_Available data:_
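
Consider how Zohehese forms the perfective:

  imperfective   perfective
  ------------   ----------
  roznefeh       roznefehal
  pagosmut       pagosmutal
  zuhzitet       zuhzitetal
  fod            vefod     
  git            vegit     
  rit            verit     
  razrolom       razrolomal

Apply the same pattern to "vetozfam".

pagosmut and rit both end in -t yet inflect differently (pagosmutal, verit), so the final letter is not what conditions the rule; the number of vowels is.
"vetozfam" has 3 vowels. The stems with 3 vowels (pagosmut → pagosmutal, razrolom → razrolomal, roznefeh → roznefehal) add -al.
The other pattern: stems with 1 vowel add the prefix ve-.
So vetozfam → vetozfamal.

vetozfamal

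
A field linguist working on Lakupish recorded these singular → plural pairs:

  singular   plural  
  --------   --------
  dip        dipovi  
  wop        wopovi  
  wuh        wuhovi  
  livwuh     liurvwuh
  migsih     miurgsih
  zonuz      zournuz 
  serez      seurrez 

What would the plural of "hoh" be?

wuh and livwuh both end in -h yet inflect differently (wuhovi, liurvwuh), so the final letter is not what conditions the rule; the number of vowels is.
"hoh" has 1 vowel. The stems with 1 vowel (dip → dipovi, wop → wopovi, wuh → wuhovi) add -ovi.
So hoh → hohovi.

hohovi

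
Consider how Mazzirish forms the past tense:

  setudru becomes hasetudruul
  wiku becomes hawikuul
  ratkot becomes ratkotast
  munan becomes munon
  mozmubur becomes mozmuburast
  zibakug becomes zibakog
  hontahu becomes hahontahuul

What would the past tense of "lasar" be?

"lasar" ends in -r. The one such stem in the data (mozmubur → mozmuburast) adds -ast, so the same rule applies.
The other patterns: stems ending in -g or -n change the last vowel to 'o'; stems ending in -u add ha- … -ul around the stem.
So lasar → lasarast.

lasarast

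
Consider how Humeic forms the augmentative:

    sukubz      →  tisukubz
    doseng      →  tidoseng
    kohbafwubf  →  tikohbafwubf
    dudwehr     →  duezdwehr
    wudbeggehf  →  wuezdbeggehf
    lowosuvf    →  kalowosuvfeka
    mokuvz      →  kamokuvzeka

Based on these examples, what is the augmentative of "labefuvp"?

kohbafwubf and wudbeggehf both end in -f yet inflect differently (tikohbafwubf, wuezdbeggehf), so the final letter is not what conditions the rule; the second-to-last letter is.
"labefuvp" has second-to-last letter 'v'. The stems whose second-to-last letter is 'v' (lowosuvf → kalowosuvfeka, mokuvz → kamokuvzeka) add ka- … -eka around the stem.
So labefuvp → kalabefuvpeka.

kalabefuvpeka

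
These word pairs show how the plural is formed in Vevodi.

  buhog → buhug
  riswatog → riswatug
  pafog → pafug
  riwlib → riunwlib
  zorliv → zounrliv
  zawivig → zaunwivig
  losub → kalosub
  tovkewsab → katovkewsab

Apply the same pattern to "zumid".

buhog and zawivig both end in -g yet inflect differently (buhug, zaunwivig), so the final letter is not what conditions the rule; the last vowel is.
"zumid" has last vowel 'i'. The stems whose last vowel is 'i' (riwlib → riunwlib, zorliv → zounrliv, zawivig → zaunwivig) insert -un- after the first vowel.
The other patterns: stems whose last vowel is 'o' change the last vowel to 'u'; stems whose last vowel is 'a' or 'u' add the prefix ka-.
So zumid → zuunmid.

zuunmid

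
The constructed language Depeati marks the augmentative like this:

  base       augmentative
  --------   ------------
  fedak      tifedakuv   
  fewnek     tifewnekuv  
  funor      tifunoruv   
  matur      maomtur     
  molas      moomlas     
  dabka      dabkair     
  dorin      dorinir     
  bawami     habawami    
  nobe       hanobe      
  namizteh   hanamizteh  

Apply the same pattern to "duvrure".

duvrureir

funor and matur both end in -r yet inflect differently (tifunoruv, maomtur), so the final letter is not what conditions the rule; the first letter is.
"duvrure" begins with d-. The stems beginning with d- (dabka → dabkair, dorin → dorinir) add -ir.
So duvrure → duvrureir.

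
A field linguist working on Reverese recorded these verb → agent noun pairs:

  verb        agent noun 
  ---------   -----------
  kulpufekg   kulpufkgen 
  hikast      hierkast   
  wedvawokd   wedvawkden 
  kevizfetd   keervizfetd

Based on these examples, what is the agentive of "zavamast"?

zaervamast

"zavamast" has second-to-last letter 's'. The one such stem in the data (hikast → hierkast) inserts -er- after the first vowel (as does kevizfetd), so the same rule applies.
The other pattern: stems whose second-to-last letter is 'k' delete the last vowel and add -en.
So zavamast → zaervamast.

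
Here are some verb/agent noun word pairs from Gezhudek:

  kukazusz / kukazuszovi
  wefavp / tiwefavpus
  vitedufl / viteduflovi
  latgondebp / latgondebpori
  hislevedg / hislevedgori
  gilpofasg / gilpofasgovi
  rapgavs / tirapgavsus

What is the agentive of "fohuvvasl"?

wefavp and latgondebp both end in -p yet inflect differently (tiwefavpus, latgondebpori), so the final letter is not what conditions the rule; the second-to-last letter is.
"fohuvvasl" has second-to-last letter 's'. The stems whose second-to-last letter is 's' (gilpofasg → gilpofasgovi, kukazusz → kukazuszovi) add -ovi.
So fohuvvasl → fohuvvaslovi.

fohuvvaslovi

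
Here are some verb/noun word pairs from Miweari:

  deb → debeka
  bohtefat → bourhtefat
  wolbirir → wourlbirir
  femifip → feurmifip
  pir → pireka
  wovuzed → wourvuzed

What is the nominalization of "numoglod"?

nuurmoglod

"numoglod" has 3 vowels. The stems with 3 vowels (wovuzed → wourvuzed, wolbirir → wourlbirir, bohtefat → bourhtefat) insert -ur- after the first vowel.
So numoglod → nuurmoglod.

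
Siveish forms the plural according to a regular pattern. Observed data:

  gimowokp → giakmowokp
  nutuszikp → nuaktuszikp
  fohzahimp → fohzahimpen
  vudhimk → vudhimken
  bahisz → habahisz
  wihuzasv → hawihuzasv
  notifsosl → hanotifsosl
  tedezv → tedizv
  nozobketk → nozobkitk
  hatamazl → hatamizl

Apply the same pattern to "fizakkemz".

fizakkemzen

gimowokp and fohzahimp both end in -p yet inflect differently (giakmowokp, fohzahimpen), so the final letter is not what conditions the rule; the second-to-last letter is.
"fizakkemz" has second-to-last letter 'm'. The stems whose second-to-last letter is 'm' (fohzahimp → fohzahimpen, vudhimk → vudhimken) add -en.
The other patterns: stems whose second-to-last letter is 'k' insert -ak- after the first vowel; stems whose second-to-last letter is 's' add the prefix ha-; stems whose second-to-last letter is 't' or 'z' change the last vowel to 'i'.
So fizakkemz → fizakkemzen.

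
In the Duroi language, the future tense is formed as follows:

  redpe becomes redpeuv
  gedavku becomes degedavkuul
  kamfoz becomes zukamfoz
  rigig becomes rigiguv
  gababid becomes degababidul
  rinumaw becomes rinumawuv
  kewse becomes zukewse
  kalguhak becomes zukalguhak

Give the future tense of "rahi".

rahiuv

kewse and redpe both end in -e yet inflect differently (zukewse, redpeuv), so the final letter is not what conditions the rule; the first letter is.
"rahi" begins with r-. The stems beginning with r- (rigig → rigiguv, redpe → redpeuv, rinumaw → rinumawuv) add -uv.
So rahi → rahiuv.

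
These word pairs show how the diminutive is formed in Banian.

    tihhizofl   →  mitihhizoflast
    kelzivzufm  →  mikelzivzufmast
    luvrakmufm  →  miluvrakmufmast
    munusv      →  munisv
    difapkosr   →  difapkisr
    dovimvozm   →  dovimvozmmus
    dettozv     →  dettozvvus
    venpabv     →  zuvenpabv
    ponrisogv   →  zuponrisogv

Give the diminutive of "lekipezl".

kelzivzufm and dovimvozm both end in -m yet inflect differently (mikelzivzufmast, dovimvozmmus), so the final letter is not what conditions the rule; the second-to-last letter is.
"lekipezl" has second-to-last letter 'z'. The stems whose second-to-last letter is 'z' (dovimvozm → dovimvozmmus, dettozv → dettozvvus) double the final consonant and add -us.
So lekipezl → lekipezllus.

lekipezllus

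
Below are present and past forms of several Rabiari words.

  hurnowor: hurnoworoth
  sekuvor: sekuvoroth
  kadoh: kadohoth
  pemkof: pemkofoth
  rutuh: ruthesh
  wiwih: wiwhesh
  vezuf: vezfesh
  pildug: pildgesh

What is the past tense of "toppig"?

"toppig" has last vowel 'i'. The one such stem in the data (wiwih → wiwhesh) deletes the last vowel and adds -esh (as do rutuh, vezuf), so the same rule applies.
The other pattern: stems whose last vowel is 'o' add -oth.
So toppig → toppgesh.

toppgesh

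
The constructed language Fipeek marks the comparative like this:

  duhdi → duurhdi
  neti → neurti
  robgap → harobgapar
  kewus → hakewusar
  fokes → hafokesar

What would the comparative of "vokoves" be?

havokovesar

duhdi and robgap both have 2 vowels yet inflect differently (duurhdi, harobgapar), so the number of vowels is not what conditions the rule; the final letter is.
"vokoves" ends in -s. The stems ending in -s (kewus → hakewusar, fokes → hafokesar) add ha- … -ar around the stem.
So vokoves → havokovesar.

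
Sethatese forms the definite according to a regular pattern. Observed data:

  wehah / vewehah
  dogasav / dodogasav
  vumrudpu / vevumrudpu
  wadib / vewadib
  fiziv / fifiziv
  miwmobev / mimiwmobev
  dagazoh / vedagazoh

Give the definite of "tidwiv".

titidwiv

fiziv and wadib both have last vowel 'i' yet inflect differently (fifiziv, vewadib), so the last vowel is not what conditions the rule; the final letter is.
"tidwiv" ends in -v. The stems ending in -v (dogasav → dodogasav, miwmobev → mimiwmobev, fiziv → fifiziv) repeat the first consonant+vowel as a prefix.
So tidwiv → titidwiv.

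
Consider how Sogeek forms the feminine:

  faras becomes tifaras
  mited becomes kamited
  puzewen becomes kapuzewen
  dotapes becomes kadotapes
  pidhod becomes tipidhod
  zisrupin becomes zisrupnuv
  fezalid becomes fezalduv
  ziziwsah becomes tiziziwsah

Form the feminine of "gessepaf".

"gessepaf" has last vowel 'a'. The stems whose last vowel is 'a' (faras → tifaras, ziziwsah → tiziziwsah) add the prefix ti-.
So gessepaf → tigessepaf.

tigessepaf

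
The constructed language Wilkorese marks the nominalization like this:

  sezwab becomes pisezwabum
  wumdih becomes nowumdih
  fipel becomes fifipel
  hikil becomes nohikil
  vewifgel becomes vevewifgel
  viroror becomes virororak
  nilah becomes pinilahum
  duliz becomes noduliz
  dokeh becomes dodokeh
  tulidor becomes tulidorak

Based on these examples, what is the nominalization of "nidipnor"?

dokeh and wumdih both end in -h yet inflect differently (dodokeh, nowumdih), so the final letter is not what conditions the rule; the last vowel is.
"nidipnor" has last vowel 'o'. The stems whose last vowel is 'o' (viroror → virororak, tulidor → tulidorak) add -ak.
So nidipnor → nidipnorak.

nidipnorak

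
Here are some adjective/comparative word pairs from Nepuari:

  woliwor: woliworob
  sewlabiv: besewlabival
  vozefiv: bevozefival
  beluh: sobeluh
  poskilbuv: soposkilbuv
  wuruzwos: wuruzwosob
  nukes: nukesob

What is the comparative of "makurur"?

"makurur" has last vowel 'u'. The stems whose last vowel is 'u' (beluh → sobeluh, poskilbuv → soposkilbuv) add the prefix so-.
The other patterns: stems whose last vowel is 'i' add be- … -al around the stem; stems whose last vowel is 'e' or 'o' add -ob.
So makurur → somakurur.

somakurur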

_Problem statement:_
The lines to copy run from the start of the records above through the line holding "Consider how Humeic"; give them exactly, both ends included, and nothing else.

_Exercise output:_
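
Consider how Zohehese forms the perfective:

  imperfective   perfective
  ------------   ----------
  roznefeh       roznefehal
  pagosmut       pagosmutal
  zuhzitet       zuhzitetal
  fod            vefod     
  git            vegit     
  rit            verit     
  razrolom       razrolomal

Apply the same pattern to "vetozfam".

pagosmut and rit both end in -t yet inflect differently (pagosmutal, verit), so the final letter is not what conditions the rule; the number of vowels is.
"vetozfam" has 3 vowels. The stems with 3 vowels (pagosmut → pagosmutal, razrolom → razrolomal, roznefeh → roznefehal) add -al.
The other pattern: stems with 1 vowel add the prefix ve-.
So vetozfam → vetozfamal.

vetozfamal

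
A field linguist working on Lakupish recorded these singular → plural pairs:

  singular   plural  
  --------   --------
  dip        dipovi  
  wop        wopovi  
  wuh        wuhovi  
  livwuh     liurvwuh
  migsih     miurgsih
  zonuz      zournuz 
  serez      seurrez 

What would the plural of "hoh" be?

wuh and livwuh both end in -h yet inflect differently (wuhovi, liurvwuh), so the final letter is not what conditions the rule; the number of vowels is.
"hoh" has 1 vowel. The stems with 1 vowel (dip → dipovi, wop → wopovi, wuh → wuhovi) add -ovi.
So hoh → hohovi.

hohovi

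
Consider how Mazzirish forms the past tense:

  setudru becomes hasetudruul
  wiku becomes hawikuul
  ratkot becomes ratkotast
  munan becomes munon
  mozmubur becomes mozmuburast
  zibakug becomes zibakog
  hontahu becomes hahontahuul

What would the past tense of "lasar" be?

"lasar" ends in -r. The one such stem in the data (mozmubur → mozmuburast) adds -ast, so the same rule applies.
The other patterns: stems ending in -g or -n change the last vowel to 'o'; stems ending in -u add ha- … -ul around the stem.
So lasar → lasarast.

lasarast

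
Consider how Humeic forms the augmentative: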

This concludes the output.